Instructions for the task:
Select all lines holding the word "What" from the entries that follow.

START Data for this exercise

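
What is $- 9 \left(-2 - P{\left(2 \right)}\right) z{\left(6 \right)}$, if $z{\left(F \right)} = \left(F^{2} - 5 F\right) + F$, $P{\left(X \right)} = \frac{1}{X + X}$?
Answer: $243$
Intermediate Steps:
$P{\left(X \right)} = \frac{1}{2 X}$
$z{\left(F \right)} = F^{2} - 4 F$
$- 9 \left(-2 - P{\left(2 \right)}\right) z{\left(6 \right)} = - 9 \left(-2 - \frac{1}{2 \cdot 2}\right) 6 \left(-4 + 6\right) = - 9 \left(-2 - \frac{1}{2} \cdot \frac{1}{2}\right) 6 \cdot 2 = - 9 \left(-2 - \frac{1}{4}\right) 12 = \left(-9\right) \left(- \frac{9}{4}\right) 12 = \frac{81}{4} \cdot 12 = 243$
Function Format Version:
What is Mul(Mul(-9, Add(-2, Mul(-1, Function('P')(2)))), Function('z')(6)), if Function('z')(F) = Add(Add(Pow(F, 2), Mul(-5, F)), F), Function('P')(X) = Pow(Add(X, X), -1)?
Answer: 243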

END Data for this exercise

Written solution:
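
What is $- 9 \left(-2 - P{\left(2 \right)}\right) z{\left(6 \right)}$, if $z{\left(F \right)} = \left(F^{2} - 5 F\right) + F$, $P{\left(X \right)} = \frac{1}{X + X}$?
What is Mul(Mul(-9, Add(-2, Mul(-1, Function('P')(2)))), Function('z')(6)), if Function('z')(F) = Add(Add(Pow(F, 2), Mul(-5, F)), F), Function('P')(X) = Pow(Add(X, X), -1)?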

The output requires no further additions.